== DIRECTIONS ==
Reproduce all of the data, making sure that no line differs from the original.

== PROVIDED MATERIAL ==
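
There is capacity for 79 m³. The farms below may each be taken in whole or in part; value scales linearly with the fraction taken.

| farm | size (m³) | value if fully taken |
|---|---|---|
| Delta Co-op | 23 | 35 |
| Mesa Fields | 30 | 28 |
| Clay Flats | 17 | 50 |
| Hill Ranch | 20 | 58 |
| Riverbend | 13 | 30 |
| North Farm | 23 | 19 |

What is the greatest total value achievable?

Rank by value-to-size ratio: Clay Flats 50/17≈2.94, Hill Ranch 58/20≈2.9, Riverbend 30/13≈2.31, Delta Co-op 35/23≈1.52, Mesa Fields 28/30≈0.933, North Farm 19/23≈0.826.
Take all of Clay Flats (17 m³, value 50) → 62 m³ left.
Take all of Hill Ranch (20 m³, value 58) → 42 m³ left.
Riverbend: take in full, 13 m³ for value 30 → 29 left.
All 23 m³ of Delta Co-op fit (value 35) → 6 remain.
Fill the last 6 m³ with part of Mesa Fields: 6/30 of it earns 5.6.
Total value = 178.6.

178.6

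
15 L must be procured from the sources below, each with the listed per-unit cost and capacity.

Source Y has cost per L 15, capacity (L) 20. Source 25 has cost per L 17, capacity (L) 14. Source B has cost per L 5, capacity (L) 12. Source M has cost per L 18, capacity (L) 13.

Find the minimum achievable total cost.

Use sources in increasing cost order.
Source B at 5: take all 12 L → 3 still needed.
Source Y at 15: take 3 of its 20 → requirement met.
Source 25, Source M: unused.
Cost = 12×5 + 3×15 = 105.

105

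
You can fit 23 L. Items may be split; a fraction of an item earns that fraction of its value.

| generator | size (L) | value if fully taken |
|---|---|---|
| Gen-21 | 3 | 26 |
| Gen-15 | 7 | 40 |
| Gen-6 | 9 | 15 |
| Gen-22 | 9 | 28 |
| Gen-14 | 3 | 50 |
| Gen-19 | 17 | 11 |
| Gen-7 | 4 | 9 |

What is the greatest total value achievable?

146.25

Rank by value-to-size ratio: Gen-14 50/3≈16.7, Gen-21 26/3≈8.67, Gen-15 40/7≈5.71, Gen-22 28/9≈3.11, Gen-7 9/4≈2.25, Gen-6 15/9≈1.67, Gen-19 11/17≈0.647.
Take all of Gen-14 (3 L, value 50) — 20 L left.
All 3 L of Gen-21 fit (value 26) — 17 remain.
All 7 L of Gen-15 fit (value 40) — 10 remain.
Take all of Gen-22 (9 L, value 28) — 1 L left.
Fill the last 1 L with part of Gen-7: 1/4 of it earns 2.25.
Total value = 146.25.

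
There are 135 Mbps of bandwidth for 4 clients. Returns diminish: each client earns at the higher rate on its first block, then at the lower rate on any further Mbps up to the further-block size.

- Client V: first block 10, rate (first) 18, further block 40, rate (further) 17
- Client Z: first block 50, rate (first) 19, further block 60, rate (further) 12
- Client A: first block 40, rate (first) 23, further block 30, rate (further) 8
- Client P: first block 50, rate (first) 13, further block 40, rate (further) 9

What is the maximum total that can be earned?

2645

Order all 8 blocks by rate: Client A/T1 23 > Client Z/T1 19 > Client V/T1 18 > Client V/T2 17 > Client P/T1 13 > Client Z/T2 12 > Client P/T2 9 > Client A/T2 8.
Fill Client A T1 block (40 at 23) → 95 left.
Client Z T1 at 19: fill all 50 → 45 left.
Fill Client V T1 block (10 at 18) → 35 left.
Client V/T2: +35 of 40 at 17; pool empty.
Total = 23×40 + 19×50 + 18×10 + 17×35 = 2645.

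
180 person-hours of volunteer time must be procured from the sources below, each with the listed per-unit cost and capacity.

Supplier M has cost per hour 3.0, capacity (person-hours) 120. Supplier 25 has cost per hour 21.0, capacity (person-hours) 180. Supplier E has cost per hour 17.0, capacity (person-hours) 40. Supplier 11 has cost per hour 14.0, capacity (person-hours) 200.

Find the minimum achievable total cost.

Fill from the cheapest source first.
Take 120 from Supplier M at 3.0 — need 60 more.
Supplier 11 at 14.0: take 60 of its 200 — requirement met.
Supplier E, Supplier 25: unused.
Cost = 120×3.0 + 60×14.0 = 1200.

1200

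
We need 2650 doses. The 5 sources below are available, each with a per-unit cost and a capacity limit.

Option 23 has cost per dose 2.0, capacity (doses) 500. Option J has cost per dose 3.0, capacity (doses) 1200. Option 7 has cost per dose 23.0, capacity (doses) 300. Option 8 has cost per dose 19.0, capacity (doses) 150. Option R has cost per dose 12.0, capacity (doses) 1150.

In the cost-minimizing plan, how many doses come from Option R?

950

Cheapest first:
Option 23 at 2.0: take all 500 doses → 2150 still needed.
Take 1200 from Option J at 3.0 → need 950 more.
Option R at 12.0: take 950 of its 1150 → requirement met.
Option 8, Option 7: unused.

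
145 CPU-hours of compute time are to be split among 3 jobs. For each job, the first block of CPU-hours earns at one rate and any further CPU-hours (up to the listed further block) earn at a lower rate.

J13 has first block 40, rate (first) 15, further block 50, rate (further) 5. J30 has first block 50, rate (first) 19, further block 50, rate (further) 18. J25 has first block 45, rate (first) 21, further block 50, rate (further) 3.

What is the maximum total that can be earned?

2795

Treat each block as its own option and order by rate: J25/tier1 21 > J30/tier1 19 > J30/tier2 18 > J13/tier1 15 > J13/tier2 5 > J25/tier2 3.
J25 tier1 at 21: fill all 45 → 100 left.
Fill J30 tier1 block (50 at 19) → 50 left.
J30/tier2 (18): +50 → 0 left.
Total = 21×45 + 19×50 + 18×50 = 2795.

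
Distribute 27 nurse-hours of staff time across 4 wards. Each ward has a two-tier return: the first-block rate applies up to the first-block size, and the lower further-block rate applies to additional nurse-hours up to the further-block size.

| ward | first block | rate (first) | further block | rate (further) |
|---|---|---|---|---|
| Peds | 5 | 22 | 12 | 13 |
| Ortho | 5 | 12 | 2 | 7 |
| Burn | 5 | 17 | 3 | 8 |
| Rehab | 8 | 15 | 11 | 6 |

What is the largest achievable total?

Treat each block as its own option and order by rate: Peds/T1 22 > Burn/T1 17 > Rehab/T1 15 > Peds/T2 13 > Ortho/T1 12 > Burn/T2 8 > Ortho/T2 7 > Rehab/T2 6.
Peds T1 at 22: fill all 5 — 22 left.
Burn T1 at 17: fill all 5 — 17 left.
Rehab/T1 (15): +8 — 9 left.
9 remain; put them into Peds T2 at 13.
Total = 22×5 + 17×5 + 15×8 + 13×9 = 432.

432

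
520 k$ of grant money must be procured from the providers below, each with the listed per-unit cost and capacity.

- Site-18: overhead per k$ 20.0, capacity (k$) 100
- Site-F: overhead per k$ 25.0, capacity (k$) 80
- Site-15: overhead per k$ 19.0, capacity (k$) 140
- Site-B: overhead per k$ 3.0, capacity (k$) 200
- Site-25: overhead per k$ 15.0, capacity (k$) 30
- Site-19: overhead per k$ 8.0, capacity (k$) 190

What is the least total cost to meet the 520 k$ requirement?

4470

Fill from the cheapest provider first.
Take 200 from Site-B at 3.0 — need 320 more.
Site-19 (8.0): use full 190 — 130 k$ to go.
Take 30 from Site-25 at 15.0 — need 100 more.
Site-15 at 19.0: take 100 of its 140 — requirement met.
Site-18, Site-F: unused.
Cost = 200×3.0 + 190×8.0 + 30×15.0 + 100×19.0 = 4470.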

== ANSWER SECTION ==
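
There is capacity for 79 m³. The farms below may each be taken in whole or in part; value scales linearly with the fraction taken.

| farm | size (m³) | value if fully taken |
|---|---|---|
| Delta Co-op | 23 | 35 |
| Mesa Fields | 30 | 28 |
| Clay Flats | 17 | 50 |
| Hill Ranch | 20 | 58 |
| Riverbend | 13 | 30 |
| North Farm | 23 | 19 |

What is the greatest total value achievable?

Rank by value-to-size ratio: Clay Flats 50/17≈2.94, Hill Ranch 58/20≈2.9, Riverbend 30/13≈2.31, Delta Co-op 35/23≈1.52, Mesa Fields 28/30≈0.933, North Farm 19/23≈0.826.
Take all of Clay Flats (17 m³, value 50) → 62 m³ left.
Take all of Hill Ranch (20 m³, value 58) → 42 m³ left.
Riverbend: take in full, 13 m³ for value 30 → 29 left.
All 23 m³ of Delta Co-op fit (value 35) → 6 remain.
Fill the last 6 m³ with part of Mesa Fields: 6/30 of it earns 5.6.
Total value = 178.6.

178.6

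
15 L must be procured from the sources below, each with the listed per-unit cost and capacity.

Source Y has cost per L 15, capacity (L) 20. Source 25 has cost per L 17, capacity (L) 14. Source B has cost per L 5, capacity (L) 12. Source M has cost per L 18, capacity (L) 13.

Find the minimum achievable total cost.

Use sources in increasing cost order.
Source B at 5: take all 12 L → 3 still needed.
Source Y at 15: take 3 of its 20 → requirement met.
Source 25, Source M: unused.
Cost = 12×5 + 3×15 = 105.

105

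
You can fit 23 L. Items may be split; a fraction of an item earns that fraction of its value.

| generator | size (L) | value if fully taken |
|---|---|---|
| Gen-21 | 3 | 26 |
| Gen-15 | 7 | 40 |
| Gen-6 | 9 | 15 |
| Gen-22 | 9 | 28 |
| Gen-14 | 3 | 50 |
| Gen-19 | 17 | 11 |
| Gen-7 | 4 | 9 |

What is the greatest total value achievable?

146.25

Rank by value-to-size ratio: Gen-14 50/3≈16.7, Gen-21 26/3≈8.67, Gen-15 40/7≈5.71, Gen-22 28/9≈3.11, Gen-7 9/4≈2.25, Gen-6 15/9≈1.67, Gen-19 11/17≈0.647.
Take all of Gen-14 (3 L, value 50) — 20 L left.
All 3 L of Gen-21 fit (value 26) — 17 remain.
All 7 L of Gen-15 fit (value 40) — 10 remain.
Take all of Gen-22 (9 L, value 28) — 1 L left.
Fill the last 1 L with part of Gen-7: 1/4 of it earns 2.25.
Total value = 146.25.

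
There are 135 Mbps of bandwidth for 4 clients. Returns diminish: each client earns at the higher rate on its first block, then at the lower rate on any further Mbps up to the further-block size.

- Client V: first block 10, rate (first) 18, further block 40, rate (further) 17
- Client Z: first block 50, rate (first) 19, further block 60, rate (further) 12
- Client A: first block 40, rate (first) 23, further block 30, rate (further) 8
- Client P: first block 50, rate (first) 13, further block 40, rate (further) 9

What is the maximum total that can be earned?

2645

Order all 8 blocks by rate: Client A/T1 23 > Client Z/T1 19 > Client V/T1 18 > Client V/T2 17 > Client P/T1 13 > Client Z/T2 12 > Client P/T2 9 > Client A/T2 8.
Fill Client A T1 block (40 at 23) → 95 left.
Client Z T1 at 19: fill all 50 → 45 left.
Fill Client V T1 block (10 at 18) → 35 left.
Client V/T2: +35 of 40 at 17; pool empty.
Total = 23×40 + 19×50 + 18×10 + 17×35 = 2645.

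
180 person-hours of volunteer time must be procured from the sources below, each with the listed per-unit cost and capacity.

Supplier M has cost per hour 3.0, capacity (person-hours) 120. Supplier 25 has cost per hour 21.0, capacity (person-hours) 180. Supplier E has cost per hour 17.0, capacity (person-hours) 40. Supplier 11 has cost per hour 14.0, capacity (person-hours) 200.

Find the minimum achievable total cost.

Fill from the cheapest source first.
Take 120 from Supplier M at 3.0 — need 60 more.
Supplier 11 at 14.0: take 60 of its 200 — requirement met.
Supplier E, Supplier 25: unused.
Cost = 120×3.0 + 60×14.0 = 1200.

1200

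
We need 2650 doses. The 5 sources below are available, each with a per-unit cost and a capacity limit.

Option 23 has cost per dose 2.0, capacity (doses) 500. Option J has cost per dose 3.0, capacity (doses) 1200. Option 7 has cost per dose 23.0, capacity (doses) 300. Option 8 has cost per dose 19.0, capacity (doses) 150. Option R has cost per dose 12.0, capacity (doses) 1150.

In the cost-minimizing plan, how many doses come from Option R?

950

Cheapest first:
Option 23 at 2.0: take all 500 doses → 2150 still needed.
Take 1200 from Option J at 3.0 → need 950 more.
Option R at 12.0: take 950 of its 1150 → requirement met.
Option 8, Option 7: unused.

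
145 CPU-hours of compute time are to be split among 3 jobs. For each job, the first block of CPU-hours earns at one rate and any further CPU-hours (up to the listed further block) earn at a lower rate.

J13 has first block 40, rate (first) 15, further block 50, rate (further) 5. J30 has first block 50, rate (first) 19, further block 50, rate (further) 18. J25 has first block 45, rate (first) 21, further block 50, rate (further) 3.

What is the maximum total that can be earned?

2795

Treat each block as its own option and order by rate: J25/tier1 21 > J30/tier1 19 > J30/tier2 18 > J13/tier1 15 > J13/tier2 5 > J25/tier2 3.
J25 tier1 at 21: fill all 45 → 100 left.
Fill J30 tier1 block (50 at 19) → 50 left.
J30/tier2 (18): +50 → 0 left.
Total = 21×45 + 19×50 + 18×50 = 2795.

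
Distribute 27 nurse-hours of staff time across 4 wards. Each ward has a two-tier return: the first-block rate applies up to the first-block size, and the lower further-block rate applies to additional nurse-hours up to the further-block size.

| ward | first block | rate (first) | further block | rate (further) |
|---|---|---|---|---|
| Peds | 5 | 22 | 12 | 13 |
| Ortho | 5 | 12 | 2 | 7 |
| Burn | 5 | 17 | 3 | 8 |
| Rehab | 8 | 15 | 11 | 6 |

What is the largest achievable total?

Treat each block as its own option and order by rate: Peds/T1 22 > Burn/T1 17 > Rehab/T1 15 > Peds/T2 13 > Ortho/T1 12 > Burn/T2 8 > Ortho/T2 7 > Rehab/T2 6.
Peds T1 at 22: fill all 5 — 22 left.
Burn T1 at 17: fill all 5 — 17 left.
Rehab/T1 (15): +8 — 9 left.
9 remain; put them into Peds T2 at 13.
Total = 22×5 + 17×5 + 15×8 + 13×9 = 432.

432

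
520 k$ of grant money must be procured from the providers below, each with the listed per-unit cost and capacity.

- Site-18: overhead per k$ 20.0, capacity (k$) 100
- Site-F: overhead per k$ 25.0, capacity (k$) 80
- Site-15: overhead per k$ 19.0, capacity (k$) 140
- Site-B: overhead per k$ 3.0, capacity (k$) 200
- Site-25: overhead per k$ 15.0, capacity (k$) 30
- Site-19: overhead per k$ 8.0, capacity (k$) 190

What is the least total cost to meet the 520 k$ requirement?

4470

Fill from the cheapest provider first.
Take 200 from Site-B at 3.0 — need 320 more.
Site-19 (8.0): use full 190 — 130 k$ to go.
Take 30 from Site-25 at 15.0 — need 100 more.
Site-15 at 19.0: take 100 of its 140 — requirement met.
Site-18, Site-F: unused.
Cost = 200×3.0 + 190×8.0 + 30×15.0 + 100×19.0 = 4470.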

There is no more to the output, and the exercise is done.